(Beginning of Information)
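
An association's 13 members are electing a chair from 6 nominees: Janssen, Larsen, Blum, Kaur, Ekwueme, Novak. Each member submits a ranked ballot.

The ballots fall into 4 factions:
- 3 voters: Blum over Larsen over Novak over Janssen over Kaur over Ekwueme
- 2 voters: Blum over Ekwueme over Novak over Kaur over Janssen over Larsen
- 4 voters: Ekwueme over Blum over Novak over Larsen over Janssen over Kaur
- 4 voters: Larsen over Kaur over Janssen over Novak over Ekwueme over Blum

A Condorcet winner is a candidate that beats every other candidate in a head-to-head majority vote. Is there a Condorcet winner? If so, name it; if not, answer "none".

Head-to-head results (13 voters):
Janssen vs Larsen: Larsen, 11–2.
Janssen vs Blum: Blum, 9–4.
Janssen vs Kaur: Janssen preferred on 3+4 = 7 ballots; Janssen wins 7–6.
Janssen vs Ekwueme: 3+4 = 7 for Janssen, 6 for Ekwueme — Janssen by 7–6.
Janssen vs Novak: Novak wins 9–4.
Larsen vs Blum: Larsen is ranked higher on 4 ballots, Blum on 9. Blum wins 9–4.
Larsen vs Kaur: Larsen, 11–2.
Larsen vs Ekwueme: 3+4 = 7 for Larsen, 6 for Ekwueme — Larsen by 7–6.
Larsen vs Novak: Larsen is ranked higher on 3+4 = 7 ballots, Novak on 6. Larsen wins 7–6.
Blum vs Kaur: Blum wins 9–4.
Blum vs Ekwueme: Ekwueme, 8–5.
Blum vs Novak: 9 to 4, Blum.
Kaur vs Ekwueme: Kaur, 7–6.
Kaur vs Novak: 4 to 9, Novak.
Ekwueme vs Novak: Ekwueme preferred on 2+4 = 6 ballots; Novak wins 7–6.
Every candidate loses at least once (Janssen loses to Larsen; Larsen loses to Blum; Blum loses to Ekwueme; Kaur loses to Janssen; Ekwueme loses to Janssen; Novak loses to Larsen). The majority relation contains the cycle Janssen beats Ekwueme beats Blum beats Janssen, so there is no Condorcet winner.

none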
(End of Information)
• _Your objective_: Would you write out all of the data exactly as given?

• _Answer section_:
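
An association's 13 members are electing a chair from 6 nominees: Janssen, Larsen, Blum, Kaur, Ekwueme, Novak. Each member submits a ranked ballot.

The ballots fall into 4 factions:
- 3 voters: Blum over Larsen over Novak over Janssen over Kaur over Ekwueme
- 2 voters: Blum over Ekwueme over Novak over Kaur over Janssen over Larsen
- 4 voters: Ekwueme over Blum over Novak over Larsen over Janssen over Kaur
- 4 voters: Larsen over Kaur over Janssen over Novak over Ekwueme over Blum

A Condorcet winner is a candidate that beats every other candidate in a head-to-head majority vote. Is there a Condorcet winner? If so, name it; if not, answer "none".

Head-to-head results (13 voters):
Janssen vs Larsen: Larsen, 11–2.
Janssen vs Blum: Blum, 9–4.
Janssen vs Kaur: Janssen preferred on 3+4 = 7 ballots; Janssen wins 7–6.
Janssen vs Ekwueme: 3+4 = 7 for Janssen, 6 for Ekwueme — Janssen by 7–6.
Janssen vs Novak: Novak wins 9–4.
Larsen vs Blum: Larsen is ranked higher on 4 ballots, Blum on 9. Blum wins 9–4.
Larsen vs Kaur: Larsen, 11–2.
Larsen vs Ekwueme: 3+4 = 7 for Larsen, 6 for Ekwueme — Larsen by 7–6.
Larsen vs Novak: Larsen is ranked higher on 3+4 = 7 ballots, Novak on 6. Larsen wins 7–6.
Blum vs Kaur: Blum wins 9–4.
Blum vs Ekwueme: Ekwueme, 8–5.
Blum vs Novak: 9 to 4, Blum.
Kaur vs Ekwueme: Kaur, 7–6.
Kaur vs Novak: 4 to 9, Novak.
Ekwueme vs Novak: Ekwueme preferred on 2+4 = 6 ballots; Novak wins 7–6.
Every candidate loses at least once (Janssen loses to Larsen; Larsen loses to Blum; Blum loses to Ekwueme; Kaur loses to Janssen; Ekwueme loses to Janssen; Novak loses to Larsen). The majority relation contains the cycle Janssen beats Ekwueme beats Blum beats Janssen, so there is no Condorcet winner.

none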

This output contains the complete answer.